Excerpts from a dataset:
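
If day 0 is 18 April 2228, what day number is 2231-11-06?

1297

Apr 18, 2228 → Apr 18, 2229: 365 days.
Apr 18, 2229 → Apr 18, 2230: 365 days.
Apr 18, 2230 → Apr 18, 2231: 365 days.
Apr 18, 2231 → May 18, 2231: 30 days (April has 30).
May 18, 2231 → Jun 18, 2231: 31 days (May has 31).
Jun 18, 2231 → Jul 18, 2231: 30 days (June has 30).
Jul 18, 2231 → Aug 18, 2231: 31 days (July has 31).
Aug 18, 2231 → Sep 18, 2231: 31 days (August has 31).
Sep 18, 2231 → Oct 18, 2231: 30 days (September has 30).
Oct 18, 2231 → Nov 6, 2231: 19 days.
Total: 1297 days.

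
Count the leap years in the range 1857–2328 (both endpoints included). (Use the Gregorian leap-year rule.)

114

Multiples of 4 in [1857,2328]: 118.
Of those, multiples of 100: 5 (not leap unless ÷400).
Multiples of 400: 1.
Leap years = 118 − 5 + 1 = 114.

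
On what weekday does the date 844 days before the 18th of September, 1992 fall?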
--
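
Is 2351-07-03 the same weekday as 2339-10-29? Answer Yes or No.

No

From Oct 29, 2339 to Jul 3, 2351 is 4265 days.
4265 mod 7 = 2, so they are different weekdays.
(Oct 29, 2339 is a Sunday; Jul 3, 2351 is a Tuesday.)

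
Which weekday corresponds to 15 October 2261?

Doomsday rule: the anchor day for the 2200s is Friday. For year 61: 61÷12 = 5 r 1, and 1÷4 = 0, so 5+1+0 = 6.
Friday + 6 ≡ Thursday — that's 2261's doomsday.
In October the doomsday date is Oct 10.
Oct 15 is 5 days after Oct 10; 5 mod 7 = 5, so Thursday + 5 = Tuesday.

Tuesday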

Problem requirements:
Could you write out, exactly as they stand, only the lines above that begin at the line with "If day 0 is" and stop after the line with "On what weekday"?

Response to the task:
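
If day 0 is 18 April 2228, what day number is 2231-11-06?

1297

Apr 18, 2228 → Apr 18, 2229: 365 days.
Apr 18, 2229 → Apr 18, 2230: 365 days.
Apr 18, 2230 → Apr 18, 2231: 365 days.
Apr 18, 2231 → May 18, 2231: 30 days (April has 30).
May 18, 2231 → Jun 18, 2231: 31 days (May has 31).
Jun 18, 2231 → Jul 18, 2231: 30 days (June has 30).
Jul 18, 2231 → Aug 18, 2231: 31 days (July has 31).
Aug 18, 2231 → Sep 18, 2231: 31 days (August has 31).
Sep 18, 2231 → Oct 18, 2231: 30 days (September has 30).
Oct 18, 2231 → Nov 6, 2231: 19 days.
Total: 1297 days.

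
Count the leap years in the range 1857–2328 (both endpoints included). (Use the Gregorian leap-year rule.)

114

Multiples of 4 in [1857,2328]: 118.
Of those, multiples of 100: 5 (not leap unless ÷400).
Multiples of 400: 1.
Leap years = 118 − 5 + 1 = 114.

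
On what weekday does the date 844 days before the 18th of September, 1992 fall?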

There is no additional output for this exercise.